_WORK INSTRUCTIONS:_
What you should output is the data below, unchanged in every character.

LISTED RECORDS section start

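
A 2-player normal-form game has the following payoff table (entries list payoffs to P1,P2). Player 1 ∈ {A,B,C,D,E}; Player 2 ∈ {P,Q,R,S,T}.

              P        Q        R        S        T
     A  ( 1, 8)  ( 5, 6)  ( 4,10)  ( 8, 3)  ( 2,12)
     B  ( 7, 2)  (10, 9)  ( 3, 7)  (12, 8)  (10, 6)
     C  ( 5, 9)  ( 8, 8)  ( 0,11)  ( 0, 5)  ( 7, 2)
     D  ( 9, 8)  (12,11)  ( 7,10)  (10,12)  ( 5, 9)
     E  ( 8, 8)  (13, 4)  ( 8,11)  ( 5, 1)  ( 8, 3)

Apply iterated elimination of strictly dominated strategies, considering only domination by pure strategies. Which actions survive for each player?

Survivors P1:{B,D,E} P2:{Q,R,S}

P1 drop A (D beats it: P:9>1 Q:12>5 R:7>4 S:10>8 T:5>2)
P1 drop C (B beats it: P:7>5 Q:10>8 R:3>0 S:12>0 T:10>7)
P2 drop P (R beats it: B:7>2 D:10>8 E:11>8)
P2 drop T (Q beats it: B:9>6 D:11>9 E:4>3)
P1→{B,D,E} P2→{Q,R,S}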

LISTED RECORDS section end

_TASK RESULT:_
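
A 2-player normal-form game has the following payoff table (entries list payoffs to P1,P2). Player 1 ∈ {A,B,C,D,E}; Player 2 ∈ {P,Q,R,S,T}.

              P        Q        R        S        T
     A  ( 1, 8)  ( 5, 6)  ( 4,10)  ( 8, 3)  ( 2,12)
     B  ( 7, 2)  (10, 9)  ( 3, 7)  (12, 8)  (10, 6)
     C  ( 5, 9)  ( 8, 8)  ( 0,11)  ( 0, 5)  ( 7, 2)
     D  ( 9, 8)  (12,11)  ( 7,10)  (10,12)  ( 5, 9)
     E  ( 8, 8)  (13, 4)  ( 8,11)  ( 5, 1)  ( 8, 3)

Apply iterated elimination of strictly dominated strategies, considering only domination by pure strategies. Which actions survive for each player?

Survivors P1:{B,D,E} P2:{Q,R,S}

P1 drop A (D beats it: P:9>1 Q:12>5 R:7>4 S:10>8 T:5>2)
P1 drop C (B beats it: P:7>5 Q:10>8 R:3>0 S:12>0 T:10>7)
P2 drop P (R beats it: B:7>2 D:10>8 E:11>8)
P2 drop T (Q beats it: B:9>6 D:11>9 E:4>3)
P1→{B,D,E} P2→{Q,R,S}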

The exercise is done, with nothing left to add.